(Beginning of ENTRIES SHOWN)
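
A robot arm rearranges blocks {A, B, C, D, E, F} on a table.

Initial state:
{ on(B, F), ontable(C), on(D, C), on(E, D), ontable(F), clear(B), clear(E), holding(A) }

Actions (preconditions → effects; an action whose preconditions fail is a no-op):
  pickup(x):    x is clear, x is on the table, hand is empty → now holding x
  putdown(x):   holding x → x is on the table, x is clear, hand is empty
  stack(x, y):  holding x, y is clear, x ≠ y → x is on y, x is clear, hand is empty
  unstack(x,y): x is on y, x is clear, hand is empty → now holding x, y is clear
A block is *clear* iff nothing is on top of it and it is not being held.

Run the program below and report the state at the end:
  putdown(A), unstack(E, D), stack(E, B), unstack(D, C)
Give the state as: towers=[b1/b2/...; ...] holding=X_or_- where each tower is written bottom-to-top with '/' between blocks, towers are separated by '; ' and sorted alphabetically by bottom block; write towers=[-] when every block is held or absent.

step 1 (putdown(A)): towers=[A; C/D/E; F/B] holding=-
step 2 (unstack(E, D)): towers=[A; C/D; F/B] holding=E
step 3 (stack(E, B)): towers=[A; C/D; F/B/E] holding=-
step 4 (unstack(D, C)): towers=[A; C; F/B/E] holding=D

towers=[A; C; F/B/E] holding=D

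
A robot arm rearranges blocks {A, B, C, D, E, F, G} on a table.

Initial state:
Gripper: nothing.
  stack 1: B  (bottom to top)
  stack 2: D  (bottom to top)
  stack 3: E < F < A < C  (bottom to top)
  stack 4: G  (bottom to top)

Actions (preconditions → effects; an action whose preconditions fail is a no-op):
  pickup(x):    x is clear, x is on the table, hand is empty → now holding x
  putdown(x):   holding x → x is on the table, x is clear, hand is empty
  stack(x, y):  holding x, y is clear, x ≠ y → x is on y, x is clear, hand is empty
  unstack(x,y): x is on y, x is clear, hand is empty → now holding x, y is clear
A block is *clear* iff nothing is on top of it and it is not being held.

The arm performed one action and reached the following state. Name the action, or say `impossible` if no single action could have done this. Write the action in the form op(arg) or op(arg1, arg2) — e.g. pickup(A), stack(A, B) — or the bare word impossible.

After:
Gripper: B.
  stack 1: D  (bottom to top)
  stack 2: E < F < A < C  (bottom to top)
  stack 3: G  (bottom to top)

target: towers=[D; E/F/A/C; G] holding=B
         pickup(B) → towers=[D; E/F/A/C; G] holding=B  ← match
         pickup(G) → towers=[B; D; E/F/A/C] holding=G
         pickup(D) → towers=[B; E/F/A/C; G] holding=D
     unstack(C, A) → towers=[B; D; E/F/A; G] holding=C

pickup(B)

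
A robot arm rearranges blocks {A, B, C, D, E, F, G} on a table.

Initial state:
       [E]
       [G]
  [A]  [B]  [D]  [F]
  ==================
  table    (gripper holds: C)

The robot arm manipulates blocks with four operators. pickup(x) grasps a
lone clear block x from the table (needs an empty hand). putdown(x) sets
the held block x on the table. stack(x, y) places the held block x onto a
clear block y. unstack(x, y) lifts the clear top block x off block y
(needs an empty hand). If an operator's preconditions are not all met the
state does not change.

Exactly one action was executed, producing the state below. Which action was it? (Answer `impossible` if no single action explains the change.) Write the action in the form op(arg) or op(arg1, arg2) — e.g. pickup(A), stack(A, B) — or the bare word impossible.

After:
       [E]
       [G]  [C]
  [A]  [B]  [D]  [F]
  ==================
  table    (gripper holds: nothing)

target: towers=[A; B/G/E; D/C; F] holding=-
        putdown(C) → towers=[A; B/G/E; C; D; F] holding=-
       stack(C, F) → towers=[A; B/G/E; D; F/C] holding=-
       stack(C, D) → towers=[A; B/G/E; D/C; F] holding=-  ← match
       stack(C, A) → towers=[A/C; B/G/E; D; F] holding=-
       stack(C, E) → towers=[A; B/G/E/C; D; F] holding=-

stack(C, D)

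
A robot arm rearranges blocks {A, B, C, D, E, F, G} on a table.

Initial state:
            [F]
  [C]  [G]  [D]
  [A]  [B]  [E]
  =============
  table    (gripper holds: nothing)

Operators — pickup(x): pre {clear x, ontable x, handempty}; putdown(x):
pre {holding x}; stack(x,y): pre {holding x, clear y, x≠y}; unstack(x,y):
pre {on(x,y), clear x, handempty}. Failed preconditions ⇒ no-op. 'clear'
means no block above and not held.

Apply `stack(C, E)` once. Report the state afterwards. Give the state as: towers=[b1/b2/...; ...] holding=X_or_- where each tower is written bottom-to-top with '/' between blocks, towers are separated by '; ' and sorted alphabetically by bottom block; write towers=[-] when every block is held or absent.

before: towers=[A/C; B/G; E/D/F] holding=-
pre[stack(C, E)]: holding(C) fail, clear(E) fail, C≠E ok
holding(C), clear(E) unmet → stack(C, E) is a no-op
after:  towers=[A/C; B/G; E/D/F] holding=-

towers=[A/C; B/G; E/D/F] holding=-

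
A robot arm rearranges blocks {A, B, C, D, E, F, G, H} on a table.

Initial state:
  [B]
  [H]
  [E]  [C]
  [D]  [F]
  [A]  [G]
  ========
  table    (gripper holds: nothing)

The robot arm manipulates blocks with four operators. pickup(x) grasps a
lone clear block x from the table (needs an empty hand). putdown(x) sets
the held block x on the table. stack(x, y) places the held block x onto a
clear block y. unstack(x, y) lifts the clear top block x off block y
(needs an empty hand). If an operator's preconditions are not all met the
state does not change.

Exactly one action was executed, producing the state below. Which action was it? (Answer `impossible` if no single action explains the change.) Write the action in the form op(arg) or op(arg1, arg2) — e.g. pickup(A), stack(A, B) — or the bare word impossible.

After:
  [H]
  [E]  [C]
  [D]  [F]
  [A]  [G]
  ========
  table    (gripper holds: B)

unstack(B, H)

target: towers=[A/D/E/H; G/F/C] holding=B
     unstack(B, H) → towers=[A/D/E/H; G/F/C] holding=B  ← match
     unstack(C, F) → towers=[A/D/E/H/B; G/F] holding=C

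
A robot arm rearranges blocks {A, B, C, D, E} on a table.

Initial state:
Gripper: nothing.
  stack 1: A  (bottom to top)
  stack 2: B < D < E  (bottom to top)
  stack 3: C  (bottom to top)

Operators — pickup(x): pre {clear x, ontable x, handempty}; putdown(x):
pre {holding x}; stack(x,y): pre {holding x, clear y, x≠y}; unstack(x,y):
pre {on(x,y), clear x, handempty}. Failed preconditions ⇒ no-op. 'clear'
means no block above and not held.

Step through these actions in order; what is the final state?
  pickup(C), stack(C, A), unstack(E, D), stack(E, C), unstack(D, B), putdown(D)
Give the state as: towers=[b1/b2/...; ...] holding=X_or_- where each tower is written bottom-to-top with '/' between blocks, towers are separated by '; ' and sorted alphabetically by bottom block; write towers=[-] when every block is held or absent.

towers=[A/C/E; B; D] holding=-

step 1 (pickup(C)): towers=[A; B/D/E] holding=C
step 2 (stack(C, A)): towers=[A/C; B/D/E] holding=-
step 3 (unstack(E, D)): towers=[A/C; B/D] holding=E
step 4 (stack(E, C)): towers=[A/C/E; B/D] holding=-
step 5 (unstack(D, B)): towers=[A/C/E; B] holding=D
step 6 (putdown(D)): towers=[A/C/E; B; D] holding=-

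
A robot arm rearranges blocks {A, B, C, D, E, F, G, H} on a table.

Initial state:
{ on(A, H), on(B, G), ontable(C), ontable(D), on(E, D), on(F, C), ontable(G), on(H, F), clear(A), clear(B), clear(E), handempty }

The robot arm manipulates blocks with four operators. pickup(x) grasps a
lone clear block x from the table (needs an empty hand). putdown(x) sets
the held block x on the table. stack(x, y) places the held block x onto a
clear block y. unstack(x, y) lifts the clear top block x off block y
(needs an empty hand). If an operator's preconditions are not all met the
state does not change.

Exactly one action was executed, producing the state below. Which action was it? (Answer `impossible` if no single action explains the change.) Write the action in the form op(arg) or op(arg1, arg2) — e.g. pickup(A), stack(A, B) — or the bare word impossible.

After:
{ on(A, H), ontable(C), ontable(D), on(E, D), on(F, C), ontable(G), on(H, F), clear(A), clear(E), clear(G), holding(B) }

target: towers=[C/F/H/A; D/E; G] holding=B
     unstack(A, H) → towers=[C/F/H; D/E; G/B] holding=A
     unstack(E, D) → towers=[C/F/H/A; D; G/B] holding=E
     unstack(B, G) → towers=[C/F/H/A; D/E; G] holding=B  ← match

unstack(B, G)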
(End of ENTRIES SHOWN)
◆ ACTIVITY: For the lines above, output exactly those from the line containing "Run the program" through the line containing "stack 2: E <", and skip the others.

◆ ANSWER SECTION:
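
Run the program below and report the state at the end:
  putdown(A), unstack(E, D), stack(E, B), unstack(D, C)
Give the state as: towers=[b1/b2/...; ...] holding=X_or_- where each tower is written bottom-to-top with '/' between blocks, towers are separated by '; ' and sorted alphabetically by bottom block; write towers=[-] when every block is held or absent.

step 1 (putdown(A)): towers=[A; C/D/E; F/B] holding=-
step 2 (unstack(E, D)): towers=[A; C/D; F/B] holding=E
step 3 (stack(E, B)): towers=[A; C/D; F/B/E] holding=-
step 4 (unstack(D, C)): towers=[A; C; F/B/E] holding=D

towers=[A; C; F/B/E] holding=D

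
A robot arm rearranges blocks {A, B, C, D, E, F, G} on a table.

Initial state:
Gripper: nothing.
  stack 1: B  (bottom to top)
  stack 2: D  (bottom to top)
  stack 3: E < F < A < C  (bottom to top)
  stack 4: G  (bottom to top)

Actions (preconditions → effects; an action whose preconditions fail is a no-op):
  pickup(x):    x is clear, x is on the table, hand is empty → now holding x
  putdown(x):   holding x → x is on the table, x is clear, hand is empty
  stack(x, y):  holding x, y is clear, x ≠ y → x is on y, x is clear, hand is empty
  unstack(x,y): x is on y, x is clear, hand is empty → now holding x, y is clear
A block is *clear* iff nothing is on top of it and it is not being held.

The arm performed one action and reached the following state. Name the action, or say `impossible` if no single action could have done this. Write the action in the form op(arg) or op(arg1, arg2) — e.g. pickup(A), stack(A, B) — or the bare word impossible.

After:
Gripper: B.
  stack 1: D  (bottom to top)
  stack 2: E < F < A < C  (bottom to top)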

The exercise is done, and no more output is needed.